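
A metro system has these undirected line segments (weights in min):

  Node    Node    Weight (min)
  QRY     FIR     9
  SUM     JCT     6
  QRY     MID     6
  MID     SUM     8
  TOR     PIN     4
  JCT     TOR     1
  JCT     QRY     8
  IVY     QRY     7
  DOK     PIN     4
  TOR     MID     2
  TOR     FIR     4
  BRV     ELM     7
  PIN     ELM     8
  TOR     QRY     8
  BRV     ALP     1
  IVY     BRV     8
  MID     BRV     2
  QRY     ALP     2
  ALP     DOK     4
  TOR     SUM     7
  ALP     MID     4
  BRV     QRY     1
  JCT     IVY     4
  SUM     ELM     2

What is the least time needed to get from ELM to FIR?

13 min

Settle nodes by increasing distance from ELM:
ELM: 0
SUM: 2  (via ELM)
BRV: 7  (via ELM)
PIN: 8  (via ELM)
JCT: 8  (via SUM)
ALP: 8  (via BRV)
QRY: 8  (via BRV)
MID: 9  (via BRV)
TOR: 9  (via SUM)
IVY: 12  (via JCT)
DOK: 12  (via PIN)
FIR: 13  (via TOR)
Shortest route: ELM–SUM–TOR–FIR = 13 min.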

# EXERCISE
Your response must consist of the entries, reproduced exactly.

# SOLUTION BELOW
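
A metro system has these undirected line segments (weights in min):

  Node    Node    Weight (min)
  QRY     FIR     9
  SUM     JCT     6
  QRY     MID     6
  MID     SUM     8
  TOR     PIN     4
  JCT     TOR     1
  JCT     QRY     8
  IVY     QRY     7
  DOK     PIN     4
  TOR     MID     2
  TOR     FIR     4
  BRV     ELM     7
  PIN     ELM     8
  TOR     QRY     8
  BRV     ALP     1
  IVY     BRV     8
  MID     BRV     2
  QRY     ALP     2
  ALP     DOK     4
  TOR     SUM     7
  ALP     MID     4
  BRV     QRY     1
  JCT     IVY     4
  SUM     ELM     2

What is the least time needed to get from ELM to FIR?

13 min

Settle nodes by increasing distance from ELM:
ELM: 0
SUM: 2  (via ELM)
BRV: 7  (via ELM)
PIN: 8  (via ELM)
JCT: 8  (via SUM)
ALP: 8  (via BRV)
QRY: 8  (via BRV)
MID: 9  (via BRV)
TOR: 9  (via SUM)
IVY: 12  (via JCT)
DOK: 12  (via PIN)
FIR: 13  (via TOR)
Shortest route: ELM–SUM–TOR–FIR = 13 min.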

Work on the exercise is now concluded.